[Records from a data collection]
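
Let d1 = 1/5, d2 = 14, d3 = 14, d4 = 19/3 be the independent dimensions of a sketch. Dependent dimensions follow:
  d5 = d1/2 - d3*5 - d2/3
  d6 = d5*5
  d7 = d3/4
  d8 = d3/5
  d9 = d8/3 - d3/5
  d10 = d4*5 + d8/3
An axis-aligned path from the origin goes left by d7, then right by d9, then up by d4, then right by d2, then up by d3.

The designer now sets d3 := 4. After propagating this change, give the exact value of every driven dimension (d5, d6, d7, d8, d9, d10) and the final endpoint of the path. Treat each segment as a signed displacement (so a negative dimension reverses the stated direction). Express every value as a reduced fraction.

Apply edit: d3 := 4
  d5 = d1/2 - d3*5 - d2/3 = -737/30
  d6 = d5*5 = -737/6
  d7 = d3/4 = 1
  d8 = d3/5 = 4/5
  d9 = d8/3 - d3/5 = -8/15
  d10 = d4*5 + d8/3 = 479/15
Walk from origin (0, 0):
  seg 1: left by d7 = 1 → (-1, 0)
  seg 2: right by d9 = -8/15 → (-23/15, 0)
  seg 3: up by d4 = 19/3 → (-23/15, 19/3)
  seg 4: right by d2 = 14 → (187/15, 19/3)
  seg 5: up by d3 = 4 → (187/15, 31/3)

d5 = -737/30
d6 = -737/6
d7 = 1
d8 = 4/5
d9 = -8/15
d10 = 479/15
endpoint = (187/15, 31/3)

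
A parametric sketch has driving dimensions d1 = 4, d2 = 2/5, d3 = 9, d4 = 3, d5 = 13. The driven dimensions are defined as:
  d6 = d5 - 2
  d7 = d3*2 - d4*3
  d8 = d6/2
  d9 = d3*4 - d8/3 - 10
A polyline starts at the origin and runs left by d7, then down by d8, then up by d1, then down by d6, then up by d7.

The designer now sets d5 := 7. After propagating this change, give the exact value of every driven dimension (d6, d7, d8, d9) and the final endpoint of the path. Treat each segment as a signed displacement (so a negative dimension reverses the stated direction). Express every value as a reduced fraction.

d6 = 5
d7 = 9
d8 = 5/2
d9 = 151/6
endpoint = (-9, 11/2)

Apply edit: d5 := 7
  d6 = d5 - 2 = 5
  d7 = d3*2 - d4*3 = 9
  d8 = d6/2 = 5/2
  d9 = d3*4 - d8/3 - 10 = 151/6
Walk from origin (0, 0):
  seg 1: left by d7 = 9 → (-9, 0)
  seg 2: down by d8 = 5/2 → (-9, -5/2)
  seg 3: up by d1 = 4 → (-9, 3/2)
  seg 4: down by d6 = 5 → (-9, -7/2)
  seg 5: up by d7 = 9 → (-9, 11/2)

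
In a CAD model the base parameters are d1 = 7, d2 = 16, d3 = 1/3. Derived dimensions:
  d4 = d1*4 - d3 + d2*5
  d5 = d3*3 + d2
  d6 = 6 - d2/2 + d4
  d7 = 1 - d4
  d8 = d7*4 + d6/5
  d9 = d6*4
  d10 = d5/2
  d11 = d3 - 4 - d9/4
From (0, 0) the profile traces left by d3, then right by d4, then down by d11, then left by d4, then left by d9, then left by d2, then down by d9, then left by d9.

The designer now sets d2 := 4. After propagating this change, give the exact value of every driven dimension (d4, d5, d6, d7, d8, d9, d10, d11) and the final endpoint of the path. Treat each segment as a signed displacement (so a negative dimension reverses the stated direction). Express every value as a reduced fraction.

d4 = 143/3
d5 = 5
d6 = 155/3
d7 = -140/3
d8 = -529/3
d9 = 620/3
d10 = 5/2
d11 = -166/3
endpoint = (-1253/3, -454/3)

Apply edit: d2 := 4
  d4 = d1*4 - d3 + d2*5 = 143/3
  d5 = d3*3 + d2 = 5
  d6 = 6 - d2/2 + d4 = 155/3
  d7 = 1 - d4 = -140/3
  d8 = d7*4 + d6/5 = -529/3
  d9 = d6*4 = 620/3
  d10 = d5/2 = 5/2
  d11 = d3 - 4 - d9/4 = -166/3
Walk from origin (0, 0):
  seg 1: left by d3 = 1/3 → (-1/3, 0)
  seg 2: right by d4 = 143/3 → (142/3, 0)
  seg 3: down by d11 = -166/3 → (142/3, 166/3)
  seg 4: left by d4 = 143/3 → (-1/3, 166/3)
  seg 5: left by d9 = 620/3 → (-207, 166/3)
  seg 6: left by d2 = 4 → (-211, 166/3)
  seg 7: down by d9 = 620/3 → (-211, -454/3)
  seg 8: left by d9 = 620/3 → (-1253/3, -454/3)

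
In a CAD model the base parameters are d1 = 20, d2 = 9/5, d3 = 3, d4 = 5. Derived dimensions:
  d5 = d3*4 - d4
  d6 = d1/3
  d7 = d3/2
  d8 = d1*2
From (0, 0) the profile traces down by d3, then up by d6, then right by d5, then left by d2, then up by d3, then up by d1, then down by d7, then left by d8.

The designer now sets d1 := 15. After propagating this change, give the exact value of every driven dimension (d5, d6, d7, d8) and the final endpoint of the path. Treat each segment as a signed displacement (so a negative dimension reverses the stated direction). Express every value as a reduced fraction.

Apply edit: d1 := 15
  d5 = d3*4 - d4 = 7
  d6 = d1/3 = 5
  d7 = d3/2 = 3/2
  d8 = d1*2 = 30
Walk from origin (0, 0):
  seg 1: down by d3 = 3 → (0, -3)
  seg 2: up by d6 = 5 → (0, 2)
  seg 3: right by d5 = 7 → (7, 2)
  seg 4: left by d2 = 9/5 → (26/5, 2)
  seg 5: up by d3 = 3 → (26/5, 5)
  seg 6: up by d1 = 15 → (26/5, 20)
  seg 7: down by d7 = 3/2 → (26/5, 37/2)
  seg 8: left by d8 = 30 → (-124/5, 37/2)

d5 = 7
d6 = 5
d7 = 3/2
d8 = 30
endpoint = (-124/5, 37/2)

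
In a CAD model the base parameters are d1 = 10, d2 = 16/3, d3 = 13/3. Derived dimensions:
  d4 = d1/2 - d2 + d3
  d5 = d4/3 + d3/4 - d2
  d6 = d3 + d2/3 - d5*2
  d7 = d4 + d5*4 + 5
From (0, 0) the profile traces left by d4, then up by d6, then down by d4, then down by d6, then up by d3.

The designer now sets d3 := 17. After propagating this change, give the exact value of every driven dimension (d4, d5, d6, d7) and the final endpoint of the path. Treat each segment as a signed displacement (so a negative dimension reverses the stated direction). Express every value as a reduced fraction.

d4 = 50/3
d5 = 161/36
d6 = 59/6
d7 = 356/9
endpoint = (-50/3, 1/3)

Apply edit: d3 := 17
  d4 = d1/2 - d2 + d3 = 50/3
  d5 = d4/3 + d3/4 - d2 = 161/36
  d6 = d3 + d2/3 - d5*2 = 59/6
  d7 = d4 + d5*4 + 5 = 356/9
Walk from origin (0, 0):
  seg 1: left by d4 = 50/3 → (-50/3, 0)
  seg 2: up by d6 = 59/6 → (-50/3, 59/6)
  seg 3: down by d4 = 50/3 → (-50/3, -41/6)
  seg 4: down by d6 = 59/6 → (-50/3, -50/3)
  seg 5: up by d3 = 17 → (-50/3, 1/3)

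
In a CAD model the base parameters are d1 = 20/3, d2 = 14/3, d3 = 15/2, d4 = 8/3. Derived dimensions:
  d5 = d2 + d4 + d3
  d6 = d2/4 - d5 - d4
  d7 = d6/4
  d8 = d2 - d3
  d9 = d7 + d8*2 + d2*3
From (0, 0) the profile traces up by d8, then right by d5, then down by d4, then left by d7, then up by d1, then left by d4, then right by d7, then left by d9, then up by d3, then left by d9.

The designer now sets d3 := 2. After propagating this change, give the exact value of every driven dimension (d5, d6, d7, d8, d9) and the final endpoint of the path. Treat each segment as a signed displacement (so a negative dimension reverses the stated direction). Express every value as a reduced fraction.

d5 = 28/3
d6 = -65/6
d7 = -65/24
d8 = 8/3
d9 = 133/8
endpoint = (-319/12, 26/3)

Apply edit: d3 := 2
  d5 = d2 + d4 + d3 = 28/3
  d6 = d2/4 - d5 - d4 = -65/6
  d7 = d6/4 = -65/24
  d8 = d2 - d3 = 8/3
  d9 = d7 + d8*2 + d2*3 = 133/8
Walk from origin (0, 0):
  seg 1: up by d8 = 8/3 → (0, 8/3)
  seg 2: right by d5 = 28/3 → (28/3, 8/3)
  seg 3: down by d4 = 8/3 → (28/3, 0)
  seg 4: left by d7 = -65/24 → (289/24, 0)
  seg 5: up by d1 = 20/3 → (289/24, 20/3)
  seg 6: left by d4 = 8/3 → (75/8, 20/3)
  seg 7: right by d7 = -65/24 → (20/3, 20/3)
  seg 8: left by d9 = 133/8 → (-239/24, 20/3)
  seg 9: up by d3 = 2 → (-239/24, 26/3)
  seg 10: left by d9 = 133/8 → (-319/12, 26/3)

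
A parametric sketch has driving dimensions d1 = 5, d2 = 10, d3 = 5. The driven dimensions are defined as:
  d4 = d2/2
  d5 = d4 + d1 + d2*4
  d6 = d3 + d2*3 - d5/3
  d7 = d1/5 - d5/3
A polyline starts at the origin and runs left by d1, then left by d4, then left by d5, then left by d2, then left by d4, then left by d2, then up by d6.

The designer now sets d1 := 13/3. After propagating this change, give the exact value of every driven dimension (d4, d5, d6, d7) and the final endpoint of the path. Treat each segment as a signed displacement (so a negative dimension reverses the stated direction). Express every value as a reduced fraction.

Apply edit: d1 := 13/3
  d4 = d2/2 = 5
  d5 = d4 + d1 + d2*4 = 148/3
  d6 = d3 + d2*3 - d5/3 = 167/9
  d7 = d1/5 - d5/3 = -701/45
Walk from origin (0, 0):
  seg 1: left by d1 = 13/3 → (-13/3, 0)
  seg 2: left by d4 = 5 → (-28/3, 0)
  seg 3: left by d5 = 148/3 → (-176/3, 0)
  seg 4: left by d2 = 10 → (-206/3, 0)
  seg 5: left by d4 = 5 → (-221/3, 0)
  seg 6: left by d2 = 10 → (-251/3, 0)
  seg 7: up by d6 = 167/9 → (-251/3, 167/9)

d4 = 5
d5 = 148/3
d6 = 167/9
d7 = -701/45
endpoint = (-251/3, 167/9)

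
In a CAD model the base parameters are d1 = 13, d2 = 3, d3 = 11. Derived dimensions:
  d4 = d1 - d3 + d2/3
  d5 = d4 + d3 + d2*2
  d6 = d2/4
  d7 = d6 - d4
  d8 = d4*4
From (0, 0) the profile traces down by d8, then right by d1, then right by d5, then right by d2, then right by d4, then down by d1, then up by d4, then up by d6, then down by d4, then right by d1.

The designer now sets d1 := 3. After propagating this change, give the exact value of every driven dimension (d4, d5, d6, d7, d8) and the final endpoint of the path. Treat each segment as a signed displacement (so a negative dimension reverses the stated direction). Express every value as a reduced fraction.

d4 = -7
d5 = 10
d6 = 3/4
d7 = 31/4
d8 = -28
endpoint = (12, 103/4)

Apply edit: d1 := 3
  d4 = d1 - d3 + d2/3 = -7
  d5 = d4 + d3 + d2*2 = 10
  d6 = d2/4 = 3/4
  d7 = d6 - d4 = 31/4
  d8 = d4*4 = -28
Walk from origin (0, 0):
  seg 1: down by d8 = -28 → (0, 28)
  seg 2: right by d1 = 3 → (3, 28)
  seg 3: right by d5 = 10 → (13, 28)
  seg 4: right by d2 = 3 → (16, 28)
  seg 5: right by d4 = -7 → (9, 28)
  seg 6: down by d1 = 3 → (9, 25)
  seg 7: up by d4 = -7 → (9, 18)
  seg 8: up by d6 = 3/4 → (9, 75/4)
  seg 9: down by d4 = -7 → (9, 103/4)
  seg 10: right by d1 = 3 → (12, 103/4)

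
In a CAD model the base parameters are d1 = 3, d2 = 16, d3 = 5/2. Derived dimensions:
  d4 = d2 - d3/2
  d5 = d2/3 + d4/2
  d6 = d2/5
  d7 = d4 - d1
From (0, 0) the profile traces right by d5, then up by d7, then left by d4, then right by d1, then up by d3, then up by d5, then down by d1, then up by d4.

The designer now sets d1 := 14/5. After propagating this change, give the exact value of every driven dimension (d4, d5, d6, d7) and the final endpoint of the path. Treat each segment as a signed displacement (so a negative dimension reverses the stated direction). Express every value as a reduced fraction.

Apply edit: d1 := 14/5
  d4 = d2 - d3/2 = 59/4
  d5 = d2/3 + d4/2 = 305/24
  d6 = d2/5 = 16/5
  d7 = d4 - d1 = 239/20
Walk from origin (0, 0):
  seg 1: right by d5 = 305/24 → (305/24, 0)
  seg 2: up by d7 = 239/20 → (305/24, 239/20)
  seg 3: left by d4 = 59/4 → (-49/24, 239/20)
  seg 4: right by d1 = 14/5 → (91/120, 239/20)
  seg 5: up by d3 = 5/2 → (91/120, 289/20)
  seg 6: up by d5 = 305/24 → (91/120, 3259/120)
  seg 7: down by d1 = 14/5 → (91/120, 2923/120)
  seg 8: up by d4 = 59/4 → (91/120, 4693/120)

d4 = 59/4
d5 = 305/24
d6 = 16/5
d7 = 239/20
endpoint = (91/120, 4693/120)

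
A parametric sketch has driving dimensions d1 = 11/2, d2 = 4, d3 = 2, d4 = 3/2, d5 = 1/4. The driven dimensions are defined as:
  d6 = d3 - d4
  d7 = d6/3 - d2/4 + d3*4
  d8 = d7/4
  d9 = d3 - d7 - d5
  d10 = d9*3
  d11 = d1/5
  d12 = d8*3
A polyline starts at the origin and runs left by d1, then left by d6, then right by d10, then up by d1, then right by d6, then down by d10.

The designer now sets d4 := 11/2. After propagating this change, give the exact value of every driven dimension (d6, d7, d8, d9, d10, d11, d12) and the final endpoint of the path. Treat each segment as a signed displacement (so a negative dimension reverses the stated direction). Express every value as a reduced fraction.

d6 = -7/2
d7 = 35/6
d8 = 35/24
d9 = -49/12
d10 = -49/4
d11 = 11/10
d12 = 35/8
endpoint = (-71/4, 71/4)

Apply edit: d4 := 11/2
  d6 = d3 - d4 = -7/2
  d7 = d6/3 - d2/4 + d3*4 = 35/6
  d8 = d7/4 = 35/24
  d9 = d3 - d7 - d5 = -49/12
  d10 = d9*3 = -49/4
  d11 = d1/5 = 11/10
  d12 = d8*3 = 35/8
Walk from origin (0, 0):
  seg 1: left by d1 = 11/2 → (-11/2, 0)
  seg 2: left by d6 = -7/2 → (-2, 0)
  seg 3: right by d10 = -49/4 → (-57/4, 0)
  seg 4: up by d1 = 11/2 → (-57/4, 11/2)
  seg 5: right by d6 = -7/2 → (-71/4, 11/2)
  seg 6: down by d10 = -49/4 → (-71/4, 71/4)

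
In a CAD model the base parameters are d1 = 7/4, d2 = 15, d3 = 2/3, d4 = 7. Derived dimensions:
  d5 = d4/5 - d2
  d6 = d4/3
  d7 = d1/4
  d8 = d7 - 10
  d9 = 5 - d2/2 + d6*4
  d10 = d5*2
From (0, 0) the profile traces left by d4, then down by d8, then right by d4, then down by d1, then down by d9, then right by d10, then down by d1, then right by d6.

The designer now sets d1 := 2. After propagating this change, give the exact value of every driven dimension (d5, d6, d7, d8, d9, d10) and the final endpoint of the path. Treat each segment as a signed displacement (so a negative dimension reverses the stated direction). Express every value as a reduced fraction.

Apply edit: d1 := 2
  d5 = d4/5 - d2 = -68/5
  d6 = d4/3 = 7/3
  d7 = d1/4 = 1/2
  d8 = d7 - 10 = -19/2
  d9 = 5 - d2/2 + d6*4 = 41/6
  d10 = d5*2 = -136/5
Walk from origin (0, 0):
  seg 1: left by d4 = 7 → (-7, 0)
  seg 2: down by d8 = -19/2 → (-7, 19/2)
  seg 3: right by d4 = 7 → (0, 19/2)
  seg 4: down by d1 = 2 → (0, 15/2)
  seg 5: down by d9 = 41/6 → (0, 2/3)
  seg 6: right by d10 = -136/5 → (-136/5, 2/3)
  seg 7: down by d1 = 2 → (-136/5, -4/3)
  seg 8: right by d6 = 7/3 → (-373/15, -4/3)

d5 = -68/5
d6 = 7/3
d7 = 1/2
d8 = -19/2
d9 = 41/6
d10 = -136/5
endpoint = (-373/15, -4/3)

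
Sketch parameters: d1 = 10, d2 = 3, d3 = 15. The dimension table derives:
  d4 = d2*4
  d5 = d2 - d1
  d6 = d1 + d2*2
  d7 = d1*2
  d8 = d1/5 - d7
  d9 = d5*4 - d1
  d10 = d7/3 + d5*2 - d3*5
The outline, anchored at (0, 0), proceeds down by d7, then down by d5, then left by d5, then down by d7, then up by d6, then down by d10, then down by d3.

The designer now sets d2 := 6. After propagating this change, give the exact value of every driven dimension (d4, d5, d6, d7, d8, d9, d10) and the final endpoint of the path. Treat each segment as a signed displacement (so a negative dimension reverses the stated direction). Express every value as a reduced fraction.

d4 = 24
d5 = -4
d6 = 22
d7 = 20
d8 = -18
d9 = -26
d10 = -229/3
endpoint = (4, 142/3)

Apply edit: d2 := 6
  d4 = d2*4 = 24
  d5 = d2 - d1 = -4
  d6 = d1 + d2*2 = 22
  d7 = d1*2 = 20
  d8 = d1/5 - d7 = -18
  d9 = d5*4 - d1 = -26
  d10 = d7/3 + d5*2 - d3*5 = -229/3
Walk from origin (0, 0):
  seg 1: down by d7 = 20 → (0, -20)
  seg 2: down by d5 = -4 → (0, -16)
  seg 3: left by d5 = -4 → (4, -16)
  seg 4: down by d7 = 20 → (4, -36)
  seg 5: up by d6 = 22 → (4, -14)
  seg 6: down by d10 = -229/3 → (4, 187/3)
  seg 7: down by d3 = 15 → (4, 142/3)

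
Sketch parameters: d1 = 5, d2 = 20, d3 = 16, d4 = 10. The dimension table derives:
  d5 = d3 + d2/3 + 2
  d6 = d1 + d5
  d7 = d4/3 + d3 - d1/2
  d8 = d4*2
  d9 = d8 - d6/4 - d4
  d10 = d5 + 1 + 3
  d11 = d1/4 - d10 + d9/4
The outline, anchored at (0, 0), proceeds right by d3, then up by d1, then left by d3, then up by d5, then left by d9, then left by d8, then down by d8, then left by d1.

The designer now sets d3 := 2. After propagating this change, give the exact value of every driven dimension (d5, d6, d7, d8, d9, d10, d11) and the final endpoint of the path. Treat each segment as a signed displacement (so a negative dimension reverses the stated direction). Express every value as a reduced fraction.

d5 = 32/3
d6 = 47/3
d7 = 17/6
d8 = 20
d9 = 73/12
d10 = 44/3
d11 = -571/48
endpoint = (-373/12, -13/3)

Apply edit: d3 := 2
  d5 = d3 + d2/3 + 2 = 32/3
  d6 = d1 + d5 = 47/3
  d7 = d4/3 + d3 - d1/2 = 17/6
  d8 = d4*2 = 20
  d9 = d8 - d6/4 - d4 = 73/12
  d10 = d5 + 1 + 3 = 44/3
  d11 = d1/4 - d10 + d9/4 = -571/48
Walk from origin (0, 0):
  seg 1: right by d3 = 2 → (2, 0)
  seg 2: up by d1 = 5 → (2, 5)
  seg 3: left by d3 = 2 → (0, 5)
  seg 4: up by d5 = 32/3 → (0, 47/3)
  seg 5: left by d9 = 73/12 → (-73/12, 47/3)
  seg 6: left by d8 = 20 → (-313/12, 47/3)
  seg 7: down by d8 = 20 → (-313/12, -13/3)
  seg 8: left by d1 = 5 → (-373/12, -13/3)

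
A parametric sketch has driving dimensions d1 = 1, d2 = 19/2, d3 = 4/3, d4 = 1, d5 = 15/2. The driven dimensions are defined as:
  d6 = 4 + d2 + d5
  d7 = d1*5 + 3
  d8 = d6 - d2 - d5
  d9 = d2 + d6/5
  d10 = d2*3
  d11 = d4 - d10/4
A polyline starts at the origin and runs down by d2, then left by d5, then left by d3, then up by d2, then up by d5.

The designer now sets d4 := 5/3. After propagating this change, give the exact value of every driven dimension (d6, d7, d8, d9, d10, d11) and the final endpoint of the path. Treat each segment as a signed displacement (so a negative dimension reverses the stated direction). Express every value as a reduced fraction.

Apply edit: d4 := 5/3
  d6 = 4 + d2 + d5 = 21
  d7 = d1*5 + 3 = 8
  d8 = d6 - d2 - d5 = 4
  d9 = d2 + d6/5 = 137/10
  d10 = d2*3 = 57/2
  d11 = d4 - d10/4 = -131/24
Walk from origin (0, 0):
  seg 1: down by d2 = 19/2 → (0, -19/2)
  seg 2: left by d5 = 15/2 → (-15/2, -19/2)
  seg 3: left by d3 = 4/3 → (-53/6, -19/2)
  seg 4: up by d2 = 19/2 → (-53/6, 0)
  seg 5: up by d5 = 15/2 → (-53/6, 15/2)

d6 = 21
d7 = 8
d8 = 4
d9 = 137/10
d10 = 57/2
d11 = -131/24
endpoint = (-53/6, 15/2)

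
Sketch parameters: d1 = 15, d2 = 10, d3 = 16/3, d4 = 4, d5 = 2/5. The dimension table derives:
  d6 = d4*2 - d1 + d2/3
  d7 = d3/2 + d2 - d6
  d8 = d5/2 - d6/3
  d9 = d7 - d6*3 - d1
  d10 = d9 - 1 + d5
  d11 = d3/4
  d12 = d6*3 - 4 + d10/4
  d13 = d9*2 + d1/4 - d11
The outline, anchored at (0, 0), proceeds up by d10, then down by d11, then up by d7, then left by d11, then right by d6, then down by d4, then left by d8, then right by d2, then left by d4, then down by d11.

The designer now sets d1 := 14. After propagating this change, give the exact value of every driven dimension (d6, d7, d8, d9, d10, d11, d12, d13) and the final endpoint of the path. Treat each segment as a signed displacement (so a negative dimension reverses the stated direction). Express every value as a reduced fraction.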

Assignment:
Go to the line with "d13 = d9*2 + d1/4 - d11" in the entries above and repeat every line from there through the line with "The outline, anchored at (0, 0), proceeds up", exactly and with no other text.

Response to this exercise:
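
  d13 = d9*2 + d1/4 - d11
The outline, anchored at (0, 0), proceeds up by d10, then down by d11, then up by d7, then left by d11, then right by d6, then down by d4, then left by d8, then right by d2, then left by d4, then down by d11.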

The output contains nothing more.